PROBLEM TO SOLVE »
Each record is to be printed exactly as given, down to the last mark.

━━ RAW DATA ━━

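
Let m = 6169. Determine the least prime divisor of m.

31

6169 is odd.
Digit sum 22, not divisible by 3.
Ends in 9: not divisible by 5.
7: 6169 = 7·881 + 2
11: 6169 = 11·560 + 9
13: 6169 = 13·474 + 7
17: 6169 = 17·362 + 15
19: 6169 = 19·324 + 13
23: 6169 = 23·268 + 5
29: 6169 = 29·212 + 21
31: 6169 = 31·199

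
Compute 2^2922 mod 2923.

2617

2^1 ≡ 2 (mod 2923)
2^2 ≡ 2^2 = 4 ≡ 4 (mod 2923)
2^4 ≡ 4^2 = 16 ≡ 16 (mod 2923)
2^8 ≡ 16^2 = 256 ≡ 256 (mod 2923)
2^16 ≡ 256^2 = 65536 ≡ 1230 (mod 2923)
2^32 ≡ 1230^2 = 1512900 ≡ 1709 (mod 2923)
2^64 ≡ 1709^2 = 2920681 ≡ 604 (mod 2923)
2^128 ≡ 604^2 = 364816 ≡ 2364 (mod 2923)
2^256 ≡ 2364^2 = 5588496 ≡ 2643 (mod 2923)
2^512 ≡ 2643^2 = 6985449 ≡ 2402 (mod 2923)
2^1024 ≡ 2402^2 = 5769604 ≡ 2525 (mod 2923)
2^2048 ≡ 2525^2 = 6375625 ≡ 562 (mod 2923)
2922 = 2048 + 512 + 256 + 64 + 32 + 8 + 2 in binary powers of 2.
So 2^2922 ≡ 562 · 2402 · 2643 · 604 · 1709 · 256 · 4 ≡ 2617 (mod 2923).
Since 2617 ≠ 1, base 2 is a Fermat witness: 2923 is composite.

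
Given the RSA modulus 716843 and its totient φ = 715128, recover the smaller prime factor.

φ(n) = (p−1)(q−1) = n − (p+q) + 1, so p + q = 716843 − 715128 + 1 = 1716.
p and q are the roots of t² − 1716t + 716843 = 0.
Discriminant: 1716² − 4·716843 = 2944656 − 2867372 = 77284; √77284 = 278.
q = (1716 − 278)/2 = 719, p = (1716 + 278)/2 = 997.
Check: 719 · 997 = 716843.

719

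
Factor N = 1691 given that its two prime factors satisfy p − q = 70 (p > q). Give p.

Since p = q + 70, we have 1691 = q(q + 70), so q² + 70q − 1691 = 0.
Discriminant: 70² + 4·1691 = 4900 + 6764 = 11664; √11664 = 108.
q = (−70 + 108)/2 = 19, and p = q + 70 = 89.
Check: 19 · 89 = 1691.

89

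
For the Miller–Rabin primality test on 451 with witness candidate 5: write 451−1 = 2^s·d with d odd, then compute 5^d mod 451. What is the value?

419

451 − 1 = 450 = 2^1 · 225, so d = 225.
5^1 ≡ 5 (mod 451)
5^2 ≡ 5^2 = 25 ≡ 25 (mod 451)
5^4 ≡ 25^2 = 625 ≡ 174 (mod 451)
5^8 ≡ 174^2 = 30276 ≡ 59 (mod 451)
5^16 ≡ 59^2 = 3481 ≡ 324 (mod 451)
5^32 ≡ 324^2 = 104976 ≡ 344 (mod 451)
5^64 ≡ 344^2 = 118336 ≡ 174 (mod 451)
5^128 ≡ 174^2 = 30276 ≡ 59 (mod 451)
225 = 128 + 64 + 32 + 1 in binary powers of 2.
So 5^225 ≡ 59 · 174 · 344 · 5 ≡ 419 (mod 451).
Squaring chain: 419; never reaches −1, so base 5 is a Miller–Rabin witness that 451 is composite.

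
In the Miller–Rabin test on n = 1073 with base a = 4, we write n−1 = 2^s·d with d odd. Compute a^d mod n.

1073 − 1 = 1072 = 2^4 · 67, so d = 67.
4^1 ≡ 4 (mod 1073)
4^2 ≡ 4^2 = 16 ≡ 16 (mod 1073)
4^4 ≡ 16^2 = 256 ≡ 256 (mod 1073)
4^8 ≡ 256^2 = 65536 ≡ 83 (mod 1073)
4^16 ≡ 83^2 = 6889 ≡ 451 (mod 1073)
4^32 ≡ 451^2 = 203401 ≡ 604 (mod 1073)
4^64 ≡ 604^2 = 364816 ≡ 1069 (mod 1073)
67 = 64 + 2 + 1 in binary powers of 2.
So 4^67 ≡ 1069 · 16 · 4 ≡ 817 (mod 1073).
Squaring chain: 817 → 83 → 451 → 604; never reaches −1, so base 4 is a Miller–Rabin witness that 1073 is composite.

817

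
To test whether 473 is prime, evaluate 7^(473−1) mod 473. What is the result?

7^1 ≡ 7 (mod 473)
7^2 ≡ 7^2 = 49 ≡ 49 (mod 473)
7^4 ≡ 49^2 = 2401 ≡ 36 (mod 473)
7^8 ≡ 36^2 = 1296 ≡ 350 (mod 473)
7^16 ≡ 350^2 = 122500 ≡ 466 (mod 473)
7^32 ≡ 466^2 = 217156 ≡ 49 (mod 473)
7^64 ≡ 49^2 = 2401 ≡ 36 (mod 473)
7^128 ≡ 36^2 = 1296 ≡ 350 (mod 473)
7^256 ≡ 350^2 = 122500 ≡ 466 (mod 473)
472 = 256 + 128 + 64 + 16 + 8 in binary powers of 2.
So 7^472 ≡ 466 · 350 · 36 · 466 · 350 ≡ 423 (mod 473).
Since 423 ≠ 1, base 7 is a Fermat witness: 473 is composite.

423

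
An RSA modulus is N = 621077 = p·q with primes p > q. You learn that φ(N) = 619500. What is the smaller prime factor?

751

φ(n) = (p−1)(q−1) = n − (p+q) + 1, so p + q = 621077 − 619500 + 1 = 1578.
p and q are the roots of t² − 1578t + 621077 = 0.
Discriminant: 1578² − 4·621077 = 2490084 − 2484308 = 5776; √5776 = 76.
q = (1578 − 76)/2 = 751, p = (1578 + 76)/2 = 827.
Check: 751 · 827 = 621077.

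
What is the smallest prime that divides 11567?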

━━━

ANSWER FOR THE TASK »
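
Let m = 6169. Determine the least prime divisor of m.

31

6169 is odd.
Digit sum 22, not divisible by 3.
Ends in 9: not divisible by 5.
7: 6169 = 7·881 + 2
11: 6169 = 11·560 + 9
13: 6169 = 13·474 + 7
17: 6169 = 17·362 + 15
19: 6169 = 19·324 + 13
23: 6169 = 23·268 + 5
29: 6169 = 29·212 + 21
31: 6169 = 31·199

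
Compute 2^2922 mod 2923.

2617

2^1 ≡ 2 (mod 2923)
2^2 ≡ 2^2 = 4 ≡ 4 (mod 2923)
2^4 ≡ 4^2 = 16 ≡ 16 (mod 2923)
2^8 ≡ 16^2 = 256 ≡ 256 (mod 2923)
2^16 ≡ 256^2 = 65536 ≡ 1230 (mod 2923)
2^32 ≡ 1230^2 = 1512900 ≡ 1709 (mod 2923)
2^64 ≡ 1709^2 = 2920681 ≡ 604 (mod 2923)
2^128 ≡ 604^2 = 364816 ≡ 2364 (mod 2923)
2^256 ≡ 2364^2 = 5588496 ≡ 2643 (mod 2923)
2^512 ≡ 2643^2 = 6985449 ≡ 2402 (mod 2923)
2^1024 ≡ 2402^2 = 5769604 ≡ 2525 (mod 2923)
2^2048 ≡ 2525^2 = 6375625 ≡ 562 (mod 2923)
2922 = 2048 + 512 + 256 + 64 + 32 + 8 + 2 in binary powers of 2.
So 2^2922 ≡ 562 · 2402 · 2643 · 604 · 1709 · 256 · 4 ≡ 2617 (mod 2923).
Since 2617 ≠ 1, base 2 is a Fermat witness: 2923 is composite.

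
Given the RSA modulus 716843 and its totient φ = 715128, recover the smaller prime factor.

φ(n) = (p−1)(q−1) = n − (p+q) + 1, so p + q = 716843 − 715128 + 1 = 1716.
p and q are the roots of t² − 1716t + 716843 = 0.
Discriminant: 1716² − 4·716843 = 2944656 − 2867372 = 77284; √77284 = 278.
q = (1716 − 278)/2 = 719, p = (1716 + 278)/2 = 997.
Check: 719 · 997 = 716843.

719

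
Factor N = 1691 given that its two prime factors satisfy p − q = 70 (p > q). Give p.

Since p = q + 70, we have 1691 = q(q + 70), so q² + 70q − 1691 = 0.
Discriminant: 70² + 4·1691 = 4900 + 6764 = 11664; √11664 = 108.
q = (−70 + 108)/2 = 19, and p = q + 70 = 89.
Check: 19 · 89 = 1691.

89

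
For the Miller–Rabin primality test on 451 with witness candidate 5: write 451−1 = 2^s·d with d odd, then compute 5^d mod 451. What is the value?

419

451 − 1 = 450 = 2^1 · 225, so d = 225.
5^1 ≡ 5 (mod 451)
5^2 ≡ 5^2 = 25 ≡ 25 (mod 451)
5^4 ≡ 25^2 = 625 ≡ 174 (mod 451)
5^8 ≡ 174^2 = 30276 ≡ 59 (mod 451)
5^16 ≡ 59^2 = 3481 ≡ 324 (mod 451)
5^32 ≡ 324^2 = 104976 ≡ 344 (mod 451)
5^64 ≡ 344^2 = 118336 ≡ 174 (mod 451)
5^128 ≡ 174^2 = 30276 ≡ 59 (mod 451)
225 = 128 + 64 + 32 + 1 in binary powers of 2.
So 5^225 ≡ 59 · 174 · 344 · 5 ≡ 419 (mod 451).
Squaring chain: 419; never reaches −1, so base 5 is a Miller–Rabin witness that 451 is composite.

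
In the Miller–Rabin test on n = 1073 with base a = 4, we write n−1 = 2^s·d with d odd. Compute a^d mod n.

1073 − 1 = 1072 = 2^4 · 67, so d = 67.
4^1 ≡ 4 (mod 1073)
4^2 ≡ 4^2 = 16 ≡ 16 (mod 1073)
4^4 ≡ 16^2 = 256 ≡ 256 (mod 1073)
4^8 ≡ 256^2 = 65536 ≡ 83 (mod 1073)
4^16 ≡ 83^2 = 6889 ≡ 451 (mod 1073)
4^32 ≡ 451^2 = 203401 ≡ 604 (mod 1073)
4^64 ≡ 604^2 = 364816 ≡ 1069 (mod 1073)
67 = 64 + 2 + 1 in binary powers of 2.
So 4^67 ≡ 1069 · 16 · 4 ≡ 817 (mod 1073).
Squaring chain: 817 → 83 → 451 → 604; never reaches −1, so base 4 is a Miller–Rabin witness that 1073 is composite.

817

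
To test whether 473 is prime, evaluate 7^(473−1) mod 473. What is the result?

7^1 ≡ 7 (mod 473)
7^2 ≡ 7^2 = 49 ≡ 49 (mod 473)
7^4 ≡ 49^2 = 2401 ≡ 36 (mod 473)
7^8 ≡ 36^2 = 1296 ≡ 350 (mod 473)
7^16 ≡ 350^2 = 122500 ≡ 466 (mod 473)
7^32 ≡ 466^2 = 217156 ≡ 49 (mod 473)
7^64 ≡ 49^2 = 2401 ≡ 36 (mod 473)
7^128 ≡ 36^2 = 1296 ≡ 350 (mod 473)
7^256 ≡ 350^2 = 122500 ≡ 466 (mod 473)
472 = 256 + 128 + 64 + 16 + 8 in binary powers of 2.
So 7^472 ≡ 466 · 350 · 36 · 466 · 350 ≡ 423 (mod 473).
Since 423 ≠ 1, base 7 is a Fermat witness: 473 is composite.

423

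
An RSA modulus is N = 621077 = p·q with primes p > q. You learn that φ(N) = 619500. What is the smaller prime factor?

751

φ(n) = (p−1)(q−1) = n − (p+q) + 1, so p + q = 621077 − 619500 + 1 = 1578.
p and q are the roots of t² − 1578t + 621077 = 0.
Discriminant: 1578² − 4·621077 = 2490084 − 2484308 = 5776; √5776 = 76.
q = (1578 − 76)/2 = 751, p = (1578 + 76)/2 = 827.
Check: 751 · 827 = 621077.

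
What is the smallest prime that divides 11567?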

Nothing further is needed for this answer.